> **Input records**:
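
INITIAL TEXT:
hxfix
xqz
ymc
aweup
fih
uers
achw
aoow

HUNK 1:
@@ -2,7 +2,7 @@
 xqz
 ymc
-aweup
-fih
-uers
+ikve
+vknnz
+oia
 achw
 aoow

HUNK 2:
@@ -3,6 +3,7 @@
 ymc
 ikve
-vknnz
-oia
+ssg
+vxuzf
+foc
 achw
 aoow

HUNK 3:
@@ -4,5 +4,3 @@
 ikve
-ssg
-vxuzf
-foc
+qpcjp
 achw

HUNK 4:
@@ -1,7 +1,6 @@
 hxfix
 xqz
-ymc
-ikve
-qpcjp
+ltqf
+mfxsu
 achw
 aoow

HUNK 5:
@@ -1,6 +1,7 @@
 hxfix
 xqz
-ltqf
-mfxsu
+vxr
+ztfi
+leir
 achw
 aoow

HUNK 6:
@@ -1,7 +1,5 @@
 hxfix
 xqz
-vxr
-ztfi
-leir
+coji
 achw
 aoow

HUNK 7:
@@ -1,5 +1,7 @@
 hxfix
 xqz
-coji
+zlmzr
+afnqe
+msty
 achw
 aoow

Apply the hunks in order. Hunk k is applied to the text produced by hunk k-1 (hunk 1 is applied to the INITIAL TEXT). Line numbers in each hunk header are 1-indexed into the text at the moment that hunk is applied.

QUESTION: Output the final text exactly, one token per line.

Hunk 1: at line 2 remove [aweup,fih,uers] add [ikve,vknnz,oia] -> 8 lines: hxfix xqz ymc ikve vknnz oia achw aoow
Hunk 2: at line 3 remove [vknnz,oia] add [ssg,vxuzf,foc] -> 9 lines: hxfix xqz ymc ikve ssg vxuzf foc achw aoow
Hunk 3: at line 4 remove [ssg,vxuzf,foc] add [qpcjp] -> 7 lines: hxfix xqz ymc ikve qpcjp achw aoow
Hunk 4: at line 1 remove [ymc,ikve,qpcjp] add [ltqf,mfxsu] -> 6 lines: hxfix xqz ltqf mfxsu achw aoow
Hunk 5: at line 1 remove [ltqf,mfxsu] add [vxr,ztfi,leir] -> 7 lines: hxfix xqz vxr ztfi leir achw aoow
Hunk 6: at line 1 remove [vxr,ztfi,leir] add [coji] -> 5 lines: hxfix xqz coji achw aoow
Hunk 7: at line 1 remove [coji] add [zlmzr,afnqe,msty] -> 7 lines: hxfix xqz zlmzr afnqe msty achw aoow

Answer: hxfix
xqz
zlmzr
afnqe
msty
achw
aoow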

> **Task directions**: Copy only the lines in the listing that contain "INITIAL".

> **Task output**:
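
INITIAL TEXT:
Apply the hunks in order. Hunk k is applied to the text produced by hunk k-1 (hunk 1 is applied to the INITIAL TEXT). Line numbers in each hunk header are 1-indexed into the text at the moment that hunk is applied.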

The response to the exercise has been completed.